HOW TO COMPLETE THIS TASK:
In the entries below, the lines from the one with "Compute E[A | A > B]." through the one with "0.125 | 0.312 |" are to be copied exactly; both ends count.

+++ RECORD EXCERPTS

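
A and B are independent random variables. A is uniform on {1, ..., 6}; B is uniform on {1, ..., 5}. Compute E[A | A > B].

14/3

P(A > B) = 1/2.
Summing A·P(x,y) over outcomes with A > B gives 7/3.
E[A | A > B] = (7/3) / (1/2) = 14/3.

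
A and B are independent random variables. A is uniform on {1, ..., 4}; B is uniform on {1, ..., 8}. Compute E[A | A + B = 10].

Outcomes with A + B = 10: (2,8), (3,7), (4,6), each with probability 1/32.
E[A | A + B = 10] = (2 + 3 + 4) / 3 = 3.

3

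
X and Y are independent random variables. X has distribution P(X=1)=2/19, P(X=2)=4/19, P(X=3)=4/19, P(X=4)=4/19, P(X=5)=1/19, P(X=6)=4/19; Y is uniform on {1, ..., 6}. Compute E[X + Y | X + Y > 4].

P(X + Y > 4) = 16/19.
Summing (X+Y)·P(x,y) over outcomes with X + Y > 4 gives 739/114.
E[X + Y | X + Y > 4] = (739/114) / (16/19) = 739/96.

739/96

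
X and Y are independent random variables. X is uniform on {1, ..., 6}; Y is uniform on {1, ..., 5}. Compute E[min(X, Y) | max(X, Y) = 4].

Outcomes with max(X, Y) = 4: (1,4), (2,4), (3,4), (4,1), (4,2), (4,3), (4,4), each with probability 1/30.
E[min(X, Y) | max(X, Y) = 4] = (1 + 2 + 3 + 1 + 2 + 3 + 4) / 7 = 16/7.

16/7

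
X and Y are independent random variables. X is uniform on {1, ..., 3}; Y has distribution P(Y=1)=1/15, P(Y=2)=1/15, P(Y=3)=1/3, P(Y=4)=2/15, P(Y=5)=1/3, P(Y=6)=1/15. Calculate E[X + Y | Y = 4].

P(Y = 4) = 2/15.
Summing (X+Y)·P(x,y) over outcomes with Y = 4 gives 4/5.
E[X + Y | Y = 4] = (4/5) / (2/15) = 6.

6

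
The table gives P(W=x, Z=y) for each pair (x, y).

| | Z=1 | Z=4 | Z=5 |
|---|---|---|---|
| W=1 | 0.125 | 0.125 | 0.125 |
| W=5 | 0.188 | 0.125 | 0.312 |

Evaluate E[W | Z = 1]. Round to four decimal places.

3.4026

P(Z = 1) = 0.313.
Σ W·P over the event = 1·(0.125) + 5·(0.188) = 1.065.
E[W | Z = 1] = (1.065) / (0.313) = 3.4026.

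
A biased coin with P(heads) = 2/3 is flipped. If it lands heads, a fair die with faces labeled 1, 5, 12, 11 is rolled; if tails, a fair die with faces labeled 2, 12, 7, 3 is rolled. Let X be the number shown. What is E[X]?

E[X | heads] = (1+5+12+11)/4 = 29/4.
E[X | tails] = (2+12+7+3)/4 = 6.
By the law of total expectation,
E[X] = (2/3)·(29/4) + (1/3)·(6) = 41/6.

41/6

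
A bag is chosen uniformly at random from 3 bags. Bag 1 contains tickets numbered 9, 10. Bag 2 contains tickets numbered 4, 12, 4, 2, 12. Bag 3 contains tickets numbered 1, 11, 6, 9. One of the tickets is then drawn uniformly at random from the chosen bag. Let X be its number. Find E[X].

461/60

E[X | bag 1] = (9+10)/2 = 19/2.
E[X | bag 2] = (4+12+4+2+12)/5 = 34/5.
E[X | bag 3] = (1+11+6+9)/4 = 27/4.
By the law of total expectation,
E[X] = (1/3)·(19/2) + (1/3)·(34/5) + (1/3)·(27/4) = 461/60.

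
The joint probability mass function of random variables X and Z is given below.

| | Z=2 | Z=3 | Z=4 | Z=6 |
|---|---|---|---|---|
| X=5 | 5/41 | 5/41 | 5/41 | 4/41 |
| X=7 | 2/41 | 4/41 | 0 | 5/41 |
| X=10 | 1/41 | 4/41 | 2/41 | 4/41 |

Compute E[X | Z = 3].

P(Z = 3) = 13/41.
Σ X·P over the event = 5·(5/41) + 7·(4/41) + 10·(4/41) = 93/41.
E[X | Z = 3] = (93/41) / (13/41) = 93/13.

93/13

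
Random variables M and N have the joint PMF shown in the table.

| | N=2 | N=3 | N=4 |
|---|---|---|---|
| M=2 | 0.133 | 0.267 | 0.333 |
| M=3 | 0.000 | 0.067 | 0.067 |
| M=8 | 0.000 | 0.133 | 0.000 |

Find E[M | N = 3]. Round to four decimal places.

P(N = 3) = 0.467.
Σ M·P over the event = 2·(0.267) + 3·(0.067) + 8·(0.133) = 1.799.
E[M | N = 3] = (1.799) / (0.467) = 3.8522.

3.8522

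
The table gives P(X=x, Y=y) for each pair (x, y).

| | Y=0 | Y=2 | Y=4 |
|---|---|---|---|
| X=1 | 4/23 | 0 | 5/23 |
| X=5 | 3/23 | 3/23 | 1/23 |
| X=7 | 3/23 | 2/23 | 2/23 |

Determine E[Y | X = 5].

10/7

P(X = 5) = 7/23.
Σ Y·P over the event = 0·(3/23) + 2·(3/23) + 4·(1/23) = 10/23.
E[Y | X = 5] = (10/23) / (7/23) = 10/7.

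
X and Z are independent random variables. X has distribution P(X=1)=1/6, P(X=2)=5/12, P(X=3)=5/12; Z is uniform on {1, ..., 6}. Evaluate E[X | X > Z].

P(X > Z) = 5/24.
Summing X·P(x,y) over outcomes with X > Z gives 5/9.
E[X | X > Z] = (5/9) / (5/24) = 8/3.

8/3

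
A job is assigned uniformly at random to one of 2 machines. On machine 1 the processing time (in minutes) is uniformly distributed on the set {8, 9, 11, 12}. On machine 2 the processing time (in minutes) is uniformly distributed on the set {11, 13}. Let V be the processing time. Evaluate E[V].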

++++++
+++ RECORD EXCERPTS

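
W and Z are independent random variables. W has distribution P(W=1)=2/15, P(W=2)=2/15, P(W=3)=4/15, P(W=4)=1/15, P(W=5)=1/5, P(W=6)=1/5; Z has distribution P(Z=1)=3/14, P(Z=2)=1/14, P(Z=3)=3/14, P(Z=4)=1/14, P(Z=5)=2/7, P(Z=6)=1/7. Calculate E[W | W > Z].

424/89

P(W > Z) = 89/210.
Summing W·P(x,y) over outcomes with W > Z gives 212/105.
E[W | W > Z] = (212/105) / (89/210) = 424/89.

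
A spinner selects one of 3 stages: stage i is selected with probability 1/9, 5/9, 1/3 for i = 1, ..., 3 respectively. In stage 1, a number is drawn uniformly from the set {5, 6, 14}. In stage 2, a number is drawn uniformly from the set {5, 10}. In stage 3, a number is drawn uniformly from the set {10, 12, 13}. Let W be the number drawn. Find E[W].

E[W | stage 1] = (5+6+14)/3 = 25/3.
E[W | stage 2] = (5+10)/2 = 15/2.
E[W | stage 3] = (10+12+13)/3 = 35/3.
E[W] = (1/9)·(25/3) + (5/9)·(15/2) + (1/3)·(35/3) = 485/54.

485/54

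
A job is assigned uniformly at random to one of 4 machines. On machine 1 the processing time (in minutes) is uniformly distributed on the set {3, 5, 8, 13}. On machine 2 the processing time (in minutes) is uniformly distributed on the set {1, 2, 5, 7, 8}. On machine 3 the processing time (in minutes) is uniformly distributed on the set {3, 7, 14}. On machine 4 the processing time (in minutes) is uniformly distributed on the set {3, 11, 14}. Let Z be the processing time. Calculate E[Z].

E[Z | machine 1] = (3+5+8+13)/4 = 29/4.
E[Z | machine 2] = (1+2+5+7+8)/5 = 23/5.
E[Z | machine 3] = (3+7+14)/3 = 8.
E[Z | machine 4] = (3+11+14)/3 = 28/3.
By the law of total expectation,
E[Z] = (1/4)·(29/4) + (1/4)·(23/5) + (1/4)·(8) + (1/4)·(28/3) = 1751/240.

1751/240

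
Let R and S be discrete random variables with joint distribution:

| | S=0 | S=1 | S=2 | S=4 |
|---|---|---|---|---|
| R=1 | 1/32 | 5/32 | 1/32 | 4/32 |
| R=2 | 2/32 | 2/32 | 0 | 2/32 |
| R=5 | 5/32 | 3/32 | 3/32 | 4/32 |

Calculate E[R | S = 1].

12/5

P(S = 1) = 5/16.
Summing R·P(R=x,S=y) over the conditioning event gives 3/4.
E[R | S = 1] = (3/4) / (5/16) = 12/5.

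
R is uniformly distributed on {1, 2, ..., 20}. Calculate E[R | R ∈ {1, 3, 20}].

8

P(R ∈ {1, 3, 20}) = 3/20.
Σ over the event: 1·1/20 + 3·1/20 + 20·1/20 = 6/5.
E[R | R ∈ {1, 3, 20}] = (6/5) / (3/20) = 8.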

++++++
+++ RECORD EXCERPTS

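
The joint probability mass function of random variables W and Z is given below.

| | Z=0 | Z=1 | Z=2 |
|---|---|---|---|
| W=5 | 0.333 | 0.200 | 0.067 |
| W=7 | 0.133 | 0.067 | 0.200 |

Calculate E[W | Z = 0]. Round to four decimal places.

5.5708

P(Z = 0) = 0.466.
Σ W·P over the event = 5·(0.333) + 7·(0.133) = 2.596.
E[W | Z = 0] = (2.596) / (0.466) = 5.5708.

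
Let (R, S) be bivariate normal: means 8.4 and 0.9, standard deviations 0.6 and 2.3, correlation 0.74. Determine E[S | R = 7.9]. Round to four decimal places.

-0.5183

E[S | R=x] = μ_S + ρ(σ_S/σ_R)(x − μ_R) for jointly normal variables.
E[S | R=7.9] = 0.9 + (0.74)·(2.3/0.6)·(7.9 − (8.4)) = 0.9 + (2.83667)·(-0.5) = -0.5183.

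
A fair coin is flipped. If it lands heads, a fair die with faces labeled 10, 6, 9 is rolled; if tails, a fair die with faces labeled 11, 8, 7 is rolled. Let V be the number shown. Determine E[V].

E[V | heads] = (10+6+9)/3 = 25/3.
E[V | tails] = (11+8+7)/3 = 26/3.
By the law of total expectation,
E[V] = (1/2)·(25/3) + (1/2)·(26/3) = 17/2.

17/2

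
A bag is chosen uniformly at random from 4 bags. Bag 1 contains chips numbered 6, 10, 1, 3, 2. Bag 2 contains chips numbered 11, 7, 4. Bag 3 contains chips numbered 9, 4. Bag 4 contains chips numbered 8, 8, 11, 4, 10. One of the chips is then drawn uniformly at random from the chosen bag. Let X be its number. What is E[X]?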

++++++

PROBLEM SOLUTION:
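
A and B are independent random variables. A is uniform on {1, ..., 6}; B is uniform on {1, ..., 5}. Compute E[A | A > B].

14/3

P(A > B) = 1/2.
Summing A·P(x,y) over outcomes with A > B gives 7/3.
E[A | A > B] = (7/3) / (1/2) = 14/3.

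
A and B are independent random variables. A is uniform on {1, ..., 4}; B is uniform on {1, ..., 8}. Compute E[A | A + B = 10].

Outcomes with A + B = 10: (2,8), (3,7), (4,6), each with probability 1/32.
E[A | A + B = 10] = (2 + 3 + 4) / 3 = 3.

3

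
X and Y are independent random variables. X has distribution P(X=1)=2/19, P(X=2)=4/19, P(X=3)=4/19, P(X=4)=4/19, P(X=5)=1/19, P(X=6)=4/19; Y is uniform on {1, ..., 6}. Compute E[X + Y | X + Y > 4].

P(X + Y > 4) = 16/19.
Summing (X+Y)·P(x,y) over outcomes with X + Y > 4 gives 739/114.
E[X + Y | X + Y > 4] = (739/114) / (16/19) = 739/96.

739/96

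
X and Y are independent random variables. X is uniform on {1, ..., 6}; Y is uniform on {1, ..., 5}. Compute E[min(X, Y) | max(X, Y) = 4].

Outcomes with max(X, Y) = 4: (1,4), (2,4), (3,4), (4,1), (4,2), (4,3), (4,4), each with probability 1/30.
E[min(X, Y) | max(X, Y) = 4] = (1 + 2 + 3 + 1 + 2 + 3 + 4) / 7 = 16/7.

16/7

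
X and Y are independent random variables. X is uniform on {1, ..., 3}; Y has distribution P(Y=1)=1/15, P(Y=2)=1/15, P(Y=3)=1/3, P(Y=4)=2/15, P(Y=5)=1/3, P(Y=6)=1/15. Calculate E[X + Y | Y = 4].

P(Y = 4) = 2/15.
Summing (X+Y)·P(x,y) over outcomes with Y = 4 gives 4/5.
E[X + Y | Y = 4] = (4/5) / (2/15) = 6.

6

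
The table gives P(W=x, Z=y) for each pair (x, y).

| | Z=1 | Z=4 | Z=5 |
|---|---|---|---|
| W=1 | 0.125 | 0.125 | 0.125 |
| W=5 | 0.188 | 0.125 | 0.312 |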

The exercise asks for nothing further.